Wherever the word "residential" occurs in the lines below, copy the whole line.

[Input records — start]

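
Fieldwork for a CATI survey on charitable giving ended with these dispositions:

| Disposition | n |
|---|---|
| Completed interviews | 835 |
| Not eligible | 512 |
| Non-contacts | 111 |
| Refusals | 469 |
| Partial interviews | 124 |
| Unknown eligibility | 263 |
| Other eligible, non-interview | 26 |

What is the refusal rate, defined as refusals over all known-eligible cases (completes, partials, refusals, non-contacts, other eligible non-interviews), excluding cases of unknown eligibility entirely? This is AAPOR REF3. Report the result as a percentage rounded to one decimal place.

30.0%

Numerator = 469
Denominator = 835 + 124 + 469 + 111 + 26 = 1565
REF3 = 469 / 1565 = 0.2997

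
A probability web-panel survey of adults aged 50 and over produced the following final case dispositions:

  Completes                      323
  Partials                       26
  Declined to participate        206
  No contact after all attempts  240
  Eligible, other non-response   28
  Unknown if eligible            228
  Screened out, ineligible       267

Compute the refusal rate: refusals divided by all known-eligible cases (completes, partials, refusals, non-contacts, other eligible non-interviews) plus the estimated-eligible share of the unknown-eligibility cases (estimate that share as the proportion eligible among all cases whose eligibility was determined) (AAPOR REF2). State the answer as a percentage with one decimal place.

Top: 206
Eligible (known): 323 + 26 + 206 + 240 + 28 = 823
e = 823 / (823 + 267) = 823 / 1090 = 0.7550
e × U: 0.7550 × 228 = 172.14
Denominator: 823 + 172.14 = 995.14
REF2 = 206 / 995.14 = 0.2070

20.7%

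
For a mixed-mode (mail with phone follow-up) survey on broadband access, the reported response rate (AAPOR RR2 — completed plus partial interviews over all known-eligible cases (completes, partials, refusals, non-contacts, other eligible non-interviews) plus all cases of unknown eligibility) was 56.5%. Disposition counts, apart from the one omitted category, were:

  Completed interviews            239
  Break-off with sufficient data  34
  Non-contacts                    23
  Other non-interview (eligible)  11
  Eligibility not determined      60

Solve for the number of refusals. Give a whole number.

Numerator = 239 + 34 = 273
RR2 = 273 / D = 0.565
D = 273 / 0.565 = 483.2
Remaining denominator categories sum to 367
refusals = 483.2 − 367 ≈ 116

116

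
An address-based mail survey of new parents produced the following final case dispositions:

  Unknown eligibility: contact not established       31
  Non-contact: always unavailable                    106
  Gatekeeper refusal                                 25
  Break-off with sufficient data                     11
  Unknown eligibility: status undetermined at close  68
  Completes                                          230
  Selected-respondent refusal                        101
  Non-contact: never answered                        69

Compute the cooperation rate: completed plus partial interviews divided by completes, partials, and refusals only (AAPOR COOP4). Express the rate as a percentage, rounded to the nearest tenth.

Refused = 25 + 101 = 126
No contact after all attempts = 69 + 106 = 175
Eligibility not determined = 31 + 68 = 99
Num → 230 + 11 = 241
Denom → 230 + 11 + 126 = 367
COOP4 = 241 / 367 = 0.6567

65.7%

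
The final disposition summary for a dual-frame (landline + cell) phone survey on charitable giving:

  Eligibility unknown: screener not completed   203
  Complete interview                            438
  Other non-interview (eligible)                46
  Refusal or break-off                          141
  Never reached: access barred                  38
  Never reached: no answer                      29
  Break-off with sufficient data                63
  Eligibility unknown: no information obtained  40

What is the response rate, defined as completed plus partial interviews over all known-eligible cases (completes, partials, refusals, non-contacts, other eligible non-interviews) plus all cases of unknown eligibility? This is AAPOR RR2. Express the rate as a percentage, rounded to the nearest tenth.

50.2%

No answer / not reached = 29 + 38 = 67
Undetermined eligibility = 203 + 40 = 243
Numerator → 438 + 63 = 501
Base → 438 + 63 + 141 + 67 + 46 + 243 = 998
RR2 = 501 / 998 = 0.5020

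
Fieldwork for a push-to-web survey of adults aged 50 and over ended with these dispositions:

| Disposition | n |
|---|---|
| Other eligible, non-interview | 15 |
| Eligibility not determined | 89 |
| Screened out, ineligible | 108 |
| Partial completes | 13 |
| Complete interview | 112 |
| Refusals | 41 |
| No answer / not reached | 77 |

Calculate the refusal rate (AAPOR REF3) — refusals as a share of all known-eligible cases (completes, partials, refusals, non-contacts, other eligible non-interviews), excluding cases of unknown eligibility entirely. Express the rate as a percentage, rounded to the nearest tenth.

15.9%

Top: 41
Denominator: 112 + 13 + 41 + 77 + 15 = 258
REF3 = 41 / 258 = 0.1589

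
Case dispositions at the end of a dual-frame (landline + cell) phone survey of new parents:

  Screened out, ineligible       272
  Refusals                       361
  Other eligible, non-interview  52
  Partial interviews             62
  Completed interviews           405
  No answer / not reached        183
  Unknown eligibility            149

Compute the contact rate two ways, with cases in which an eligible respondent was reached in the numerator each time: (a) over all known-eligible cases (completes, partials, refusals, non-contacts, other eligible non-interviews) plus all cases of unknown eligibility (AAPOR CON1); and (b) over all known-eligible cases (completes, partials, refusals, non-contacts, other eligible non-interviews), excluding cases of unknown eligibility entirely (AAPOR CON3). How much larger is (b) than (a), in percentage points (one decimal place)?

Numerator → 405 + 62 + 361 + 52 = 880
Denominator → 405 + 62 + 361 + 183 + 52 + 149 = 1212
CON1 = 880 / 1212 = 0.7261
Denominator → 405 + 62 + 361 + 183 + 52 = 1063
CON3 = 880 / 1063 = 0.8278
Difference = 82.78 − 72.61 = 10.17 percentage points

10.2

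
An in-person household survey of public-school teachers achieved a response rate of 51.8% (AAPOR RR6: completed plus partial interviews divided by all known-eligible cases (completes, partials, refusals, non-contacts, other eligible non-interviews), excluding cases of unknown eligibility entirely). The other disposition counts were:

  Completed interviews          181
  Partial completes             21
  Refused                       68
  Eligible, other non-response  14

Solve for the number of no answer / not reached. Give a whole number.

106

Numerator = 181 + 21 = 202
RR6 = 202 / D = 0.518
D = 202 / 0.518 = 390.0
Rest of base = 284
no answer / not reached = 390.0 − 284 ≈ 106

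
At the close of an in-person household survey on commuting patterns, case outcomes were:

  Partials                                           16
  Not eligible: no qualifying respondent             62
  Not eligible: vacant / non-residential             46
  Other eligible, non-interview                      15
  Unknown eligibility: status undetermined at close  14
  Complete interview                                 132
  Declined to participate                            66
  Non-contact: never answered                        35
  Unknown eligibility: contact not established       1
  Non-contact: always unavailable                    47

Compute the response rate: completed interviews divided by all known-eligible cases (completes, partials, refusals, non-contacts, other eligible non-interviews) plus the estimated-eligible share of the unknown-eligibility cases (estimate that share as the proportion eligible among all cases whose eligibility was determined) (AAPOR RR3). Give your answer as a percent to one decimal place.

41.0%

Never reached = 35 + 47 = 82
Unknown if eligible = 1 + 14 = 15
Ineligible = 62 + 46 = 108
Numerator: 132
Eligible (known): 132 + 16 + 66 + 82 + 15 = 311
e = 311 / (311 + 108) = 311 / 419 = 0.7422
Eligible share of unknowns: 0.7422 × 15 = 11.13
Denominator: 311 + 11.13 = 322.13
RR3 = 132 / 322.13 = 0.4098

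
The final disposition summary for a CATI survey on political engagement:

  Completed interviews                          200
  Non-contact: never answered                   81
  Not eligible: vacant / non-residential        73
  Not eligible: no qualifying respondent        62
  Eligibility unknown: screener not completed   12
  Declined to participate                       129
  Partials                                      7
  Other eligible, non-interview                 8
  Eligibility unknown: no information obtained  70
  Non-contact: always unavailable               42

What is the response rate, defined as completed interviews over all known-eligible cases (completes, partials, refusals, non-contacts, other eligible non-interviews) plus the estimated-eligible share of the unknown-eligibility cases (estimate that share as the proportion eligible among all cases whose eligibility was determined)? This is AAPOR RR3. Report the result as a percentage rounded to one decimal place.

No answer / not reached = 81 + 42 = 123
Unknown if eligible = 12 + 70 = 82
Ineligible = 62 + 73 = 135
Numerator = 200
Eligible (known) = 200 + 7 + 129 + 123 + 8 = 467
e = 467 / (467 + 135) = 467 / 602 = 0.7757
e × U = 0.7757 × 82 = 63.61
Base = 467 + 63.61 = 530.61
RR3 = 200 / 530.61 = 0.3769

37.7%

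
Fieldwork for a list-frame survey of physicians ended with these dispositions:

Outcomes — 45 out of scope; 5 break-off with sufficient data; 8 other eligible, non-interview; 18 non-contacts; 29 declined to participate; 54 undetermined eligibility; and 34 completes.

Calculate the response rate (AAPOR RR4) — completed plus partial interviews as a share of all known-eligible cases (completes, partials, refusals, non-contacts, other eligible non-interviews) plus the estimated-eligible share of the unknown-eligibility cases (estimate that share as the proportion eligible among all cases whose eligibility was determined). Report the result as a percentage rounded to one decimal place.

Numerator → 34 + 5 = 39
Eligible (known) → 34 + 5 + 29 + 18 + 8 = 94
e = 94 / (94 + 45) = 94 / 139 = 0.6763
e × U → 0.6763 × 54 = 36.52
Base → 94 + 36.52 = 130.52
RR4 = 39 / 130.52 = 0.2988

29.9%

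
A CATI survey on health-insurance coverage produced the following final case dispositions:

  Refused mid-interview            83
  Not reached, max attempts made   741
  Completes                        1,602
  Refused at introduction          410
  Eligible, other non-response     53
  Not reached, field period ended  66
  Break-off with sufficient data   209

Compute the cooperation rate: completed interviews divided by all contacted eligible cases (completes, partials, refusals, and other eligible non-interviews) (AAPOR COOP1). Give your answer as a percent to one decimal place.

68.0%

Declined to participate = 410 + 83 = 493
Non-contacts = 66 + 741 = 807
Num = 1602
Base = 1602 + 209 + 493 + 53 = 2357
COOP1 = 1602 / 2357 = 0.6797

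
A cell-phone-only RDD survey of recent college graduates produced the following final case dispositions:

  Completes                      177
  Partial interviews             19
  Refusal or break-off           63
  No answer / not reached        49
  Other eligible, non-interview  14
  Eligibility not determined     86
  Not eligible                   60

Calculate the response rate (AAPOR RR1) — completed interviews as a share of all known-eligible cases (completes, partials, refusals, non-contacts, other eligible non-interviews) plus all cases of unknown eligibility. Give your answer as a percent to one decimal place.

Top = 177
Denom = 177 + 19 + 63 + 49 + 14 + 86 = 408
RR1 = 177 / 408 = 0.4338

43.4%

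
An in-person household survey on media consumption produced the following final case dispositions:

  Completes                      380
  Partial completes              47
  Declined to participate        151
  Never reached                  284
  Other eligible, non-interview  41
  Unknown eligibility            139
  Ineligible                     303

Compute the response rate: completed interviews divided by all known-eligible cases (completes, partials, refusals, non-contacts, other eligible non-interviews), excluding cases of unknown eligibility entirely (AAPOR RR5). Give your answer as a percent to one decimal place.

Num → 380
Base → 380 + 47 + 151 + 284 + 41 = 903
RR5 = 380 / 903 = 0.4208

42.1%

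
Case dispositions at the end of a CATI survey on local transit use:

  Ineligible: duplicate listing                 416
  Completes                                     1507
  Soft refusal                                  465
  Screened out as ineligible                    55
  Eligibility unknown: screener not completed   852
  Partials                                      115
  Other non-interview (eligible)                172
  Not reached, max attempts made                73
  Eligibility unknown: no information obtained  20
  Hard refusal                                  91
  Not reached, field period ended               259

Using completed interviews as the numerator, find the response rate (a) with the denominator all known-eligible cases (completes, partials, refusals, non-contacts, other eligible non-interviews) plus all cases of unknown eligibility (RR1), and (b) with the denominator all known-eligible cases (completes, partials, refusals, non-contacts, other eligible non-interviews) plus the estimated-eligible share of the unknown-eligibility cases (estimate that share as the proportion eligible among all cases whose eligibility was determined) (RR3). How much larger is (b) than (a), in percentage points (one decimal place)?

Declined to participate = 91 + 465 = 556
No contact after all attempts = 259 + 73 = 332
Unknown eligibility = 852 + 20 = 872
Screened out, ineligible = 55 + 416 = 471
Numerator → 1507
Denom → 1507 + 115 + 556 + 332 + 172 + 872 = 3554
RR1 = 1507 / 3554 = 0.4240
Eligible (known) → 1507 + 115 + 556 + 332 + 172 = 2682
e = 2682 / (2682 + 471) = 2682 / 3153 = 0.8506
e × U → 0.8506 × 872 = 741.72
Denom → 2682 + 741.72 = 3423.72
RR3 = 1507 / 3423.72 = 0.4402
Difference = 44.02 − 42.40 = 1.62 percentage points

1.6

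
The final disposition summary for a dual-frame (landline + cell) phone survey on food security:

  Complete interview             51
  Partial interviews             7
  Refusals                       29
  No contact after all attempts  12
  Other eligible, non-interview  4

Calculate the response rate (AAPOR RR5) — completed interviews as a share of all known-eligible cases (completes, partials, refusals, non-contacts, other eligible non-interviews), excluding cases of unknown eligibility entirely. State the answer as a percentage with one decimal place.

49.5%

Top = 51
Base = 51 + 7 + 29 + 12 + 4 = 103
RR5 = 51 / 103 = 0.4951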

[Input records — finish]

▶ Written solution:
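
  Not eligible: vacant / non-residential             46
  Not eligible: vacant / non-residential        73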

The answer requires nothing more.